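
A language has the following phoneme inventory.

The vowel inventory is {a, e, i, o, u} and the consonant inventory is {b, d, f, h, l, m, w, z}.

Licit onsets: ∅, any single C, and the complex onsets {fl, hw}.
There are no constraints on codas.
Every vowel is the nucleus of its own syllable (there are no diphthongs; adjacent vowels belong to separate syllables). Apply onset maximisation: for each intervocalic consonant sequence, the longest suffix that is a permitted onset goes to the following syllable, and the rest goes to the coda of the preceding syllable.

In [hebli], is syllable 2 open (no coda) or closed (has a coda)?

open

Vowels present: e, i; each is a nucleus, giving 2 syllables.
σ1/σ2 boundary: cluster /bl/ — the longest permitted-onset suffix is /l/; onset = /l/, preceding coda = /b/.
So the parse is heb.li.
Syllable 2 is /li/; it ends in its nucleus with no coda, so it is open.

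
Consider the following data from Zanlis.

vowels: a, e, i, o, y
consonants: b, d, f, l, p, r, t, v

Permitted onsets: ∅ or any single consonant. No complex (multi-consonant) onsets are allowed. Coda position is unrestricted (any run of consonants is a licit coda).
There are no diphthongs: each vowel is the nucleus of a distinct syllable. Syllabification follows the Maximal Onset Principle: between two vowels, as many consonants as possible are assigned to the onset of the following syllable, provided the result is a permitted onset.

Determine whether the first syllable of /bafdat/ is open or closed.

closed

Nuclei (vowels): a, a → 2 syllables.
Between /a/ (V1) and /a/ (V2): /fd/ — longest licit onset from the right is /d/, leaving /f/ as coda.
So the parse is baf.dat.
Syllable 1 is /baf/ with coda /f/, so it is closed.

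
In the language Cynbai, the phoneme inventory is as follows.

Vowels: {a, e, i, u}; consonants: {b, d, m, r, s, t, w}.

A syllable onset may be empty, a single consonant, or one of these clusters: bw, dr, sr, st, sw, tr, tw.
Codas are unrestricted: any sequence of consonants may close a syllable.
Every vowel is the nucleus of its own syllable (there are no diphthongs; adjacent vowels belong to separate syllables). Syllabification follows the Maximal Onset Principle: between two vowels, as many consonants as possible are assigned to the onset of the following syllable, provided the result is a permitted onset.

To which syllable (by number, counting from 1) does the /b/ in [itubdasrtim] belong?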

◆ ◆ ◆

Your goal
Restate verbatim the first line above and all lines after it through the line containing "There are no constraints on codas."; omit the rest.

Exercise response
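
A language has the following phoneme inventory.

The vowel inventory is {a, e, i, o, u} and the consonant inventory is {b, d, f, h, l, m, w, z}.

Licit onsets: ∅, any single C, and the complex onsets {fl, hw}.
There are no constraints on codas.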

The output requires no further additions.